Problem to work on> Copy each line below holding "across".

------------------------------------------------------------

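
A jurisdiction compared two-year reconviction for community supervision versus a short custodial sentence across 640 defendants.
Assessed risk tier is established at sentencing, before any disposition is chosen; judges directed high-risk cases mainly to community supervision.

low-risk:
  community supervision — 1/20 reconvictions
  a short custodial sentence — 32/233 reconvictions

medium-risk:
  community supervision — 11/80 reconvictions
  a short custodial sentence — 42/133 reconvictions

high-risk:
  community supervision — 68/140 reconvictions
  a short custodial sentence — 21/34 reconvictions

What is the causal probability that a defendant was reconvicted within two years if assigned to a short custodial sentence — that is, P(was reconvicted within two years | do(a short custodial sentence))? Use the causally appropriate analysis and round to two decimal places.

Assessed risk tier is set before the disposition has any effect — it is not caused by the disposition — and it independently drives the outcome. That makes it a confounder, so the causal comparison is within assessed risk tier levels.
Standardising a short custodial sentence to the population assessed risk tier mix: 0.395·32/233 + 0.333·42/133 + 0.272·21/34 = 0.327.

0.33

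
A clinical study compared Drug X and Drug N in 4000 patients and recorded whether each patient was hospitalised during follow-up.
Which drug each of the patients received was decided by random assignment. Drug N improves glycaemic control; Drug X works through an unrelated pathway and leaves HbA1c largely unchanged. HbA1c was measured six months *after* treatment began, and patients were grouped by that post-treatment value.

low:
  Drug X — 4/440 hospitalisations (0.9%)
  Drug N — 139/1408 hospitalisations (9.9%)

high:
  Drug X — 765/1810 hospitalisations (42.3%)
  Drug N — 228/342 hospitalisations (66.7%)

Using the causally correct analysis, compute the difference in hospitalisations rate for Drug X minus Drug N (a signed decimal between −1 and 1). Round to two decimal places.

+0.13

HbA1c here is a post-treatment variable shaped by the drug; conditioning on it would introduce bias rather than remove it. The overall comparison is the causal one.
The causal difference is the pooled difference: 0.342 − 0.210 = +0.132.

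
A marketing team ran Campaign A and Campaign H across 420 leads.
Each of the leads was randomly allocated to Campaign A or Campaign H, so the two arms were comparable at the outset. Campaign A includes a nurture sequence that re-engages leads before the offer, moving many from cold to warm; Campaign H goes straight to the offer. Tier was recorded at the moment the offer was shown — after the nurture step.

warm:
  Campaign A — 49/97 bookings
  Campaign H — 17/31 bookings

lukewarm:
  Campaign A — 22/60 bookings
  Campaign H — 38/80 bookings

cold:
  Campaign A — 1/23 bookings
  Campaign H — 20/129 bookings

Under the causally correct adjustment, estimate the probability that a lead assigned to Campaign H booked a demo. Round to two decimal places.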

------------------------------------------------------------

Exercise response>
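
A jurisdiction compared two-year reconviction for community supervision versus a short custodial sentence across 640 defendants.
A marketing team ran Campaign A and Campaign H across 420 leads.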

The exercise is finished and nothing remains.